Prompt —
Every line in the records below between the one holding "A sample of 16" and the one holding "9.9, 10.1, 10.3", inclusive, is to be set down exactly; all other lines are to be left out.

Dataset entries —
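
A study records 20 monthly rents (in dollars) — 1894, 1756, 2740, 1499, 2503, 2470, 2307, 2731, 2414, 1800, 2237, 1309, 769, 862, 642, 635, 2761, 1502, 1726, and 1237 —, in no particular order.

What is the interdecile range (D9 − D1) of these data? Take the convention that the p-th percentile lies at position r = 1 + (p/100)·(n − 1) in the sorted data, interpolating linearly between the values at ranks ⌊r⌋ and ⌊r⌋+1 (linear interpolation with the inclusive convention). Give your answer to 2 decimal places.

1975.60

Sorted: 635, 642, 769, 862, 1237, 1309, 1499, 1502, 1726, 1756, 1800, 1894, 2237, 2307, 2414, 2470, 2503, 2731, 2740, 2761.
n = 20.
P10: r = 2.9; ranks 2–3 are 642, 769; interpolating gives 756.3.
P90: r = 18.1; ranks 18–19 are 2731, 2740; interpolating gives 2731.9.
Difference: 2731.9 − 756.3 = 1975.6.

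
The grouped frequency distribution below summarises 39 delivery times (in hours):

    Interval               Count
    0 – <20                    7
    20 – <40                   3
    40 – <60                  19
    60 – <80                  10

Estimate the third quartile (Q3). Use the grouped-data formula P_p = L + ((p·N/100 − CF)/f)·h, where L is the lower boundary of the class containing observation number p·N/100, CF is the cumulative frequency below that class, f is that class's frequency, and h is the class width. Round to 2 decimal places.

60.50

N = 39; target position k = 75/100 · 39 = 29.25.
Cumulative frequencies: 7, 10, 29, 39.
Observation 29.25 falls in the class 60 – <80.
L = 60, CF = 29, f = 10, h = 20.
P75 = 60 + ((29.25 − 29)/10)·20 = 60 + 0.5 = 60.5.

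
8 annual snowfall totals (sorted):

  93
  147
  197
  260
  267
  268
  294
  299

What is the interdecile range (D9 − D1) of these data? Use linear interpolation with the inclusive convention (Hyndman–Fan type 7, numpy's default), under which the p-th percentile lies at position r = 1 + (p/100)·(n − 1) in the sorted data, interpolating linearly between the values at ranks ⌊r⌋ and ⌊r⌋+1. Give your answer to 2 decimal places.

n = 8.
P10: r = 1.7; ranks 1–2 are 93, 147; interpolating gives 130.8.
P90: r = 7.3; ranks 7–8 are 294, 299; interpolating gives 295.5.
Difference: 295.5 − 130.8 = 164.7.

164.70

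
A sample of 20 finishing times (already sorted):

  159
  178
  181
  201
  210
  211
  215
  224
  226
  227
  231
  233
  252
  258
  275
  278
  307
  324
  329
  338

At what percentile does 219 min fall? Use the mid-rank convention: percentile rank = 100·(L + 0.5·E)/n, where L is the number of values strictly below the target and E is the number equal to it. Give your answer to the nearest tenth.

35.0

Count below 219: L = 7; count equal: E = 0; n = 20.
Percentile rank = 100·(7 + 0.5·0)/20 = 100·7/20 = 35.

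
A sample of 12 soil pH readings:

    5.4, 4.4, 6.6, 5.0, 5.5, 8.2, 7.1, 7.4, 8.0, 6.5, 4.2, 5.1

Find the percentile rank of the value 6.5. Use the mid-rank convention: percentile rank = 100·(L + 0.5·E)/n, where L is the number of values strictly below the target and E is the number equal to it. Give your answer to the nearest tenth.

54.2

Sorted: 4.2, 4.4, 5.0, 5.1, 5.4, 5.5, 6.5, 6.6, 7.1, 7.4, 8.0, 8.2.
Count below 6.5: L = 6; count equal: E = 1; n = 12.
Percentile rank = 100·(6 + 0.5·1)/12 = 100·6.5/12 = 54.17.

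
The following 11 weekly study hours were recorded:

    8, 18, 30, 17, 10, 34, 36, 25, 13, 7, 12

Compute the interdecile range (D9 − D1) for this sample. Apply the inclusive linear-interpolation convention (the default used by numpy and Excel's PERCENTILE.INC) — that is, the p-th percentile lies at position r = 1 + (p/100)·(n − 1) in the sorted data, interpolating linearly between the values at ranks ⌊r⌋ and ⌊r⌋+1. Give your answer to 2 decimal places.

Sorted: 7, 8, 10, 12, 13, 17, 18, 25, 30, 34, 36.
n = 11.
P10: r = 2 (integer) → 8.
P90: r = 10 (integer) → 34.
Difference: 34 − 8 = 26.

26.00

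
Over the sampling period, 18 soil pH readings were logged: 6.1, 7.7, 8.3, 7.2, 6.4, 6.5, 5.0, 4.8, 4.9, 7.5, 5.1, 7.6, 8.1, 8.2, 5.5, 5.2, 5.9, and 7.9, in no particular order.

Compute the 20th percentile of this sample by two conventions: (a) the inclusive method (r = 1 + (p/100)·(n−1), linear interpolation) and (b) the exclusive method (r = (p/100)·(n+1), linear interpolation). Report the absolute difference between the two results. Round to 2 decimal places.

Sorted: 4.8, 4.9, 5.0, 5.1, 5.2, 5.5, 5.9, 6.1, 6.4, 6.5, 7.2, 7.5, 7.6, 7.7, 7.9, 8.1, 8.2, 8.3.
n = 18.
(a) r = 4.4; between ranks 4 (5.1) and 5 (5.2): 5.14.
(b) r = 3.8; between ranks 3 (5.0) and 4 (5.1): 5.08.
|5.14 − 5.08| = 0.06.

0.06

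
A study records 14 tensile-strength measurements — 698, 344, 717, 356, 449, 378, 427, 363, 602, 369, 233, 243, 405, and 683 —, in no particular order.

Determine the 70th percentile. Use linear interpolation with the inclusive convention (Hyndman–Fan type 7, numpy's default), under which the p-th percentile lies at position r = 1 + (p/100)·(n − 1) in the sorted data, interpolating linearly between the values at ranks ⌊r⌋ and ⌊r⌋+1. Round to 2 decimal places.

Sorted: 233, 243, 344, 356, 363, 369, 378, 405, 427, 449, 602, 683, 698, 717.
n = 14.
r = 1 + (70/100)·(14 − 1) = 1 + 9.1 = 10.1.
Rank 10 is 449 and rank 11 is 602.
Interpolate: 449 + 0.1·(602 − 449) = 449 + 0.1·153 = 464.3.

464.30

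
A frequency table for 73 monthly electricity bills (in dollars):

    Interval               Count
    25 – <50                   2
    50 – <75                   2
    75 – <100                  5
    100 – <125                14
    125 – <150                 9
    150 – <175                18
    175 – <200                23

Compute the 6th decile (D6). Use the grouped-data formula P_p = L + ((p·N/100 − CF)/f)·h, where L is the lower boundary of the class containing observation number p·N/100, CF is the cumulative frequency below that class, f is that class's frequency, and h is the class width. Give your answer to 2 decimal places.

166.39

N = 73; target position k = 60/100 · 73 = 43.8.
Cumulative frequencies: 2, 4, 9, 23, 32, 50, 73.
Observation 43.8 falls in the class 150 – <175.
L = 150, CF = 32, f = 18, h = 25.
P60 = 150 + ((43.8 − 32)/18)·25 = 150 + 16.3889 = 166.389.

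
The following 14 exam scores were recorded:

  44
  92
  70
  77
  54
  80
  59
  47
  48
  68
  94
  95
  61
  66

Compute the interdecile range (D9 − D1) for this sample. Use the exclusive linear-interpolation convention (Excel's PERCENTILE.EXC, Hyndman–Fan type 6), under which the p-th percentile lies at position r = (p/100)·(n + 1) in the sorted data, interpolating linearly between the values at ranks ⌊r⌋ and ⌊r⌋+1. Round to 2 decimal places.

Sorted: 44, 47, 48, 54, 59, 61, 66, 68, 70, 77, 80, 92, 94, 95.
n = 14.
P10: r = 1.5; ranks 1–2 are 44, 47; interpolating gives 45.5.
P90: r = 13.5; ranks 13–14 are 94, 95; interpolating gives 94.5.
Difference: 94.5 − 45.5 = 49.

49.00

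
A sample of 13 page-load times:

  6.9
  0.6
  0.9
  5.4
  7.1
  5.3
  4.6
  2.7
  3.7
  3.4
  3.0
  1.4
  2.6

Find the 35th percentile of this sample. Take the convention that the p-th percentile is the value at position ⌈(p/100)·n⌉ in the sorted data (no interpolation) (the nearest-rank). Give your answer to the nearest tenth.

Sorted: 0.6, 0.9, 1.4, 2.6, 2.7, 3.0, 3.4, 3.7, 4.6, 5.3, 5.4, 6.9, 7.1.
n = 13.
Position = ⌈35/100 · 13⌉ = ⌈4.55⌉ = 5.
The value at rank 5 is 2.7.

2.7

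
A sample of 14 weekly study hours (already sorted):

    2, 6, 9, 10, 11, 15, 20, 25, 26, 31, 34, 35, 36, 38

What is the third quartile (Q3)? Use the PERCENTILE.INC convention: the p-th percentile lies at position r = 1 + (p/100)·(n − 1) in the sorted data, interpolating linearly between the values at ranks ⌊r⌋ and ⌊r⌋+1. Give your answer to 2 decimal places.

n = 14.
r = 1 + (75/100)·(14 − 1) = 1 + 9.75 = 10.75.
Rank 10 is 31 and rank 11 is 34.
Interpolate: 31 + 0.75·(34 − 31) = 31 + 0.75·3 = 33.25.

33.25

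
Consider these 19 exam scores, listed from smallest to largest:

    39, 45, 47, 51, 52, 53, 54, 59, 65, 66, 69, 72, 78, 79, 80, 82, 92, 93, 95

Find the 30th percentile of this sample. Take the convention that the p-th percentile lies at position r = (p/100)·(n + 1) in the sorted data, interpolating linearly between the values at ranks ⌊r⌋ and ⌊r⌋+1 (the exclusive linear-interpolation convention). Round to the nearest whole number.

53

n = 19.
r = (30/100)·(19 + 1) = 6.
r is an integer, so P30 is the value at rank 6: 53.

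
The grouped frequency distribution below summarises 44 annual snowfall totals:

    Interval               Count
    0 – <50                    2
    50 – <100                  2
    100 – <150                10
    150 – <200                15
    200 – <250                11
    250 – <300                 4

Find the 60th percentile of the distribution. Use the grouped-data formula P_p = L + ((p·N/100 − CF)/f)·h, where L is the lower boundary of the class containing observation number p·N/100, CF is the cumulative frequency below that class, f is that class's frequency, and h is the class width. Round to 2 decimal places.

N = 44; target position k = 60/100 · 44 = 26.4.
Cumulative frequencies: 2, 4, 14, 29, 40, 44.
Observation 26.4 falls in the class 150 – <200.
L = 150, CF = 14, f = 15, h = 50.
P60 = 150 + ((26.4 − 14)/15)·50 = 150 + 41.3333 = 191.333.

191.33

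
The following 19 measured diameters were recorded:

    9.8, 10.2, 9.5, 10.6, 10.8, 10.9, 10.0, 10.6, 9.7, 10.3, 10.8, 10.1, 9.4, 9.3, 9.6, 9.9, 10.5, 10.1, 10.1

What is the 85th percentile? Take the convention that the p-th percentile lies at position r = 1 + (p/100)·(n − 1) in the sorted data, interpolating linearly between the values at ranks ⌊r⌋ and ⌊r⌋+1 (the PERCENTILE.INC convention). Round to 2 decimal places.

10.66

Sorted: 9.3, 9.4, 9.5, 9.6, 9.7, 9.8, 9.9, 10.0, 10.1, 10.1, 10.1, 10.2, 10.3, 10.5, 10.6, 10.6, 10.8, 10.8, 10.9.
n = 19.
r = 1 + (85/100)·(19 − 1) = 1 + 15.3 = 16.3.
Rank 16 is 10.6 and rank 17 is 10.8.
Interpolate: 10.6 + 0.3·(10.8 − 10.6) = 10.6 + 0.3·0.2 = 10.66.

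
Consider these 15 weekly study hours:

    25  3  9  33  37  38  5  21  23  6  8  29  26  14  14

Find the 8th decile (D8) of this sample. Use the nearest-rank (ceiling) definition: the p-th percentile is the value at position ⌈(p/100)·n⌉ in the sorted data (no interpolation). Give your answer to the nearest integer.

Sorted: 3, 5, 6, 8, 9, 14, 14, 21, 23, 25, 26, 29, 33, 37, 38.
n = 15.
Position = ⌈80/100 · 15⌉ = ⌈12⌉ = 12.
The value at rank 12 is 29.

29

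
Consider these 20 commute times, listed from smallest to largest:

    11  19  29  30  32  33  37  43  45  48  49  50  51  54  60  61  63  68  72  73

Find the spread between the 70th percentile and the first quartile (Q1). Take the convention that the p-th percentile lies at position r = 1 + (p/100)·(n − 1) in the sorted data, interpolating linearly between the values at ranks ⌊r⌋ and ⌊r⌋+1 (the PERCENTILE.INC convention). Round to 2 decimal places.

n = 20.
P25: r = 5.75; ranks 5–6 are 32, 33; interpolating gives 32.75.
P70: r = 14.3; ranks 14–15 are 54, 60; interpolating gives 55.8.
Difference: 55.8 − 32.75 = 23.05.

23.05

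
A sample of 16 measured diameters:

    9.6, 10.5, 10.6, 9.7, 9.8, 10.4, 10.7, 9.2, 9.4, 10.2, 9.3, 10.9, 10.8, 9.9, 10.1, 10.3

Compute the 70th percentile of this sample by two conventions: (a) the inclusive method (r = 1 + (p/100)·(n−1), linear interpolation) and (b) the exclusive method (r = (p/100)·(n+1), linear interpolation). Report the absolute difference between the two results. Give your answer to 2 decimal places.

Sorted: 9.2, 9.3, 9.4, 9.6, 9.7, 9.8, 9.9, 10.1, 10.2, 10.3, 10.4, 10.5, 10.6, 10.7, 10.8, 10.9.
n = 16.
(a) r = 11.5; between ranks 11 (10.4) and 12 (10.5): 10.45.
(b) r = 11.9; between ranks 11 (10.4) and 12 (10.5): 10.49.
|10.45 − 10.49| = 0.04.

0.04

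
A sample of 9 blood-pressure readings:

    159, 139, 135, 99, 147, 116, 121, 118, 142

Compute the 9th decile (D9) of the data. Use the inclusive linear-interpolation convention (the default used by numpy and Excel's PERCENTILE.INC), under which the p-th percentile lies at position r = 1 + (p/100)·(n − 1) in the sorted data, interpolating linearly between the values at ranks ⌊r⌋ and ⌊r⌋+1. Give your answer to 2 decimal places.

Sorted: 99, 116, 118, 121, 135, 139, 142, 147, 159.
n = 9.
r = 1 + (90/100)·(9 − 1) = 1 + 7.2 = 8.2.
Rank 8 is 147 and rank 9 is 159.
Interpolate: 147 + 0.2·(159 − 147) = 147 + 0.2·12 = 149.4.

149.40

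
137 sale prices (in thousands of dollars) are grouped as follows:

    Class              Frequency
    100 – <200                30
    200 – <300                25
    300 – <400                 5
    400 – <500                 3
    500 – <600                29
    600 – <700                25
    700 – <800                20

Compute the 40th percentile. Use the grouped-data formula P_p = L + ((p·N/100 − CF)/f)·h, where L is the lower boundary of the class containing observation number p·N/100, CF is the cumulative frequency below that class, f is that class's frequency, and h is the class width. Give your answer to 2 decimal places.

299.20

N = 137; target position k = 40/100 · 137 = 54.8.
Cumulative frequencies: 30, 55, 60, 63, 92, 117, 137.
Observation 54.8 falls in the class 200 – <300.
L = 200, CF = 30, f = 25, h = 100.
P40 = 200 + ((54.8 − 30)/25)·100 = 200 + 99.2 = 299.2.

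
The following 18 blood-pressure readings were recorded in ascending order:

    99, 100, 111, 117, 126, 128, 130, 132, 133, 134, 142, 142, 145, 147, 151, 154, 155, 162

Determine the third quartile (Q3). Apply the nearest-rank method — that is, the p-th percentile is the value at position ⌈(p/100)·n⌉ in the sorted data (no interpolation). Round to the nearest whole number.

n = 18.
Position = ⌈75/100 · 18⌉ = ⌈13.5⌉ = 14.
The value at rank 14 is 147.

147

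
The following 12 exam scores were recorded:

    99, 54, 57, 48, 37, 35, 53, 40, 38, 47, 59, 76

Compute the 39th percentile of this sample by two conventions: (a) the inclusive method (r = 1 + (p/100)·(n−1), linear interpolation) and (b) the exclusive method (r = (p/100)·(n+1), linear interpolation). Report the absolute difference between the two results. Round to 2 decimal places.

Sorted: 35, 37, 38, 40, 47, 48, 53, 54, 57, 59, 76, 99.
n = 12.
(a) r = 5.29; between ranks 5 (47) and 6 (48): 47.29.
(b) r = 5.07; between ranks 5 (47) and 6 (48): 47.07.
|47.29 − 47.07| = 0.22.

0.22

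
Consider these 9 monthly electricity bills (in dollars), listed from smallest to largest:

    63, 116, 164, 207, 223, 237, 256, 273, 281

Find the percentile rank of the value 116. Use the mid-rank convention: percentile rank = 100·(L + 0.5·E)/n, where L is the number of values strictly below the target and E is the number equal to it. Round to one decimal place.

16.7

Count below 116: L = 1; count equal: E = 1; n = 9.
Percentile rank = 100·(1 + 0.5·1)/9 = 100·1.5/9 = 16.67.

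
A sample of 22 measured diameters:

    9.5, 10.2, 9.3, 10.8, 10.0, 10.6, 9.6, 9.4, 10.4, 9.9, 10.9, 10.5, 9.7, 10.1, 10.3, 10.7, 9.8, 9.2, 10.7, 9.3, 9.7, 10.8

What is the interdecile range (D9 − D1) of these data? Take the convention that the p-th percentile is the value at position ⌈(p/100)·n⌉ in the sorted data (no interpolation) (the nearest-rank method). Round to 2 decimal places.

1.50

Sorted: 9.2, 9.3, 9.3, 9.4, 9.5, 9.6, 9.7, 9.7, 9.8, 9.9, 10.0, 10.1, 10.2, 10.3, 10.4, 10.5, 10.6, 10.7, 10.7, 10.8, 10.8, 10.9.
n = 22.
P10: rank ⌈10/100·22⌉ = 3 → 9.3.
P90: rank ⌈90/100·22⌉ = 20 → 10.8.
Difference: 10.8 − 9.3 = 1.5.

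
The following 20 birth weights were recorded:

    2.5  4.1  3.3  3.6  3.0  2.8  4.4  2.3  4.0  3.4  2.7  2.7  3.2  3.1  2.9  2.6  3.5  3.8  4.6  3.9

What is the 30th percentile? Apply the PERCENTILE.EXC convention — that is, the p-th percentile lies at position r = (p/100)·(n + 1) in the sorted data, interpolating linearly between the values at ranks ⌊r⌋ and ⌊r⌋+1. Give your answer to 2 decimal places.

2.83

Sorted: 2.3, 2.5, 2.6, 2.7, 2.7, 2.8, 2.9, 3.0, 3.1, 3.2, 3.3, 3.4, 3.5, 3.6, 3.8, 3.9, 4.0, 4.1, 4.4, 4.6.
n = 20.
r = (30/100)·(20 + 1) = 6.3.
Rank 6 is 2.8 and rank 7 is 2.9.
Interpolate: 2.8 + 0.3·(2.9 − 2.8) = 2.8 + 0.3·0.1 = 2.83.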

Answer to this task —
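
A sample of 16 measured diameters:

    9.6, 10.5, 10.6, 9.7, 9.8, 10.4, 10.7, 9.2, 9.4, 10.2, 9.3, 10.9, 10.8, 9.9, 10.1, 10.3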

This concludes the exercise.